** Supplied data follows **

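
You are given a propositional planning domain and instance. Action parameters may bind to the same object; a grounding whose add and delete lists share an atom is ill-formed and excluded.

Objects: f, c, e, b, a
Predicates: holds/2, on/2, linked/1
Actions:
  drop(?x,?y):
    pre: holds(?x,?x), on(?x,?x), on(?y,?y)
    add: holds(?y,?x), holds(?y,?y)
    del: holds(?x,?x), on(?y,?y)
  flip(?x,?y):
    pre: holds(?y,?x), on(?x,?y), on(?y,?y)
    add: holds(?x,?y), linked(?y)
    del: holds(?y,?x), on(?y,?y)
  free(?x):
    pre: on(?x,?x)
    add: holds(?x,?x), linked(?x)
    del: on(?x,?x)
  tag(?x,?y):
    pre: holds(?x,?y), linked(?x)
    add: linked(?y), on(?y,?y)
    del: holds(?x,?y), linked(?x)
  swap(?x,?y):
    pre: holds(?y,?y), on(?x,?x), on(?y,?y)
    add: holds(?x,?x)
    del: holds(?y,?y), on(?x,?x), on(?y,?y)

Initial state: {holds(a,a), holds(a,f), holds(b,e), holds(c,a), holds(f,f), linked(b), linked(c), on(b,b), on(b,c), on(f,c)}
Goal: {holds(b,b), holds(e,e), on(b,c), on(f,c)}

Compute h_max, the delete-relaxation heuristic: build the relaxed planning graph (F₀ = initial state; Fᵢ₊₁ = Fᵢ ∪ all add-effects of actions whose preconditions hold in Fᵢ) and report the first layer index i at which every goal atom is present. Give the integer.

F0 = init (10 atoms)
F1 = F0 ∪ {holds(b,b), linked(a), linked(e), on(a,a), on(e,e)}  (15 atoms)
F2 = F1 ∪ {holds(a,b), holds(b,a), holds(e,a), holds(e,b), holds(e,e), linked(f), on(f,f)}  (22 atoms)
goal ⊆ F2  ⇒  h_max = 2

2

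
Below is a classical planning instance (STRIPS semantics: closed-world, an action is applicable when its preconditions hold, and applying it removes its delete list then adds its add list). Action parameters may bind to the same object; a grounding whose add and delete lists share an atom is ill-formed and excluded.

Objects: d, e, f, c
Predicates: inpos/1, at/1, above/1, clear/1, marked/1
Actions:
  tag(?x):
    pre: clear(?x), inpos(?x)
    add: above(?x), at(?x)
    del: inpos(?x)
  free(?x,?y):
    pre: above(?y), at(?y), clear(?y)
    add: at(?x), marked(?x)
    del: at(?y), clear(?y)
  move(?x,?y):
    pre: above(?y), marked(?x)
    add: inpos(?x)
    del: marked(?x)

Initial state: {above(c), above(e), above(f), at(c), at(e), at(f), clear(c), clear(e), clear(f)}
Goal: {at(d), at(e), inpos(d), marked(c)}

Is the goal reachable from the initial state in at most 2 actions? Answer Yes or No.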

** End of Supplied data **

→ **Exercise description**
Return a word-for-word copy of the lines above from the one holding "Predicates: inpos/1, at/1, above/1, clear/1, marked/1" through the one holding "del: marked(?x)", with both of them included and nothing besides.

→ **Final answer**
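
Predicates: inpos/1, at/1, above/1, clear/1, marked/1
Actions:
  tag(?x):
    pre: clear(?x), inpos(?x)
    add: above(?x), at(?x)
    del: inpos(?x)
  free(?x,?y):
    pre: above(?y), at(?y), clear(?y)
    add: at(?x), marked(?x)
    del: at(?y), clear(?y)
  move(?x,?y):
    pre: above(?y), marked(?x)
    add: inpos(?x)
    del: marked(?x)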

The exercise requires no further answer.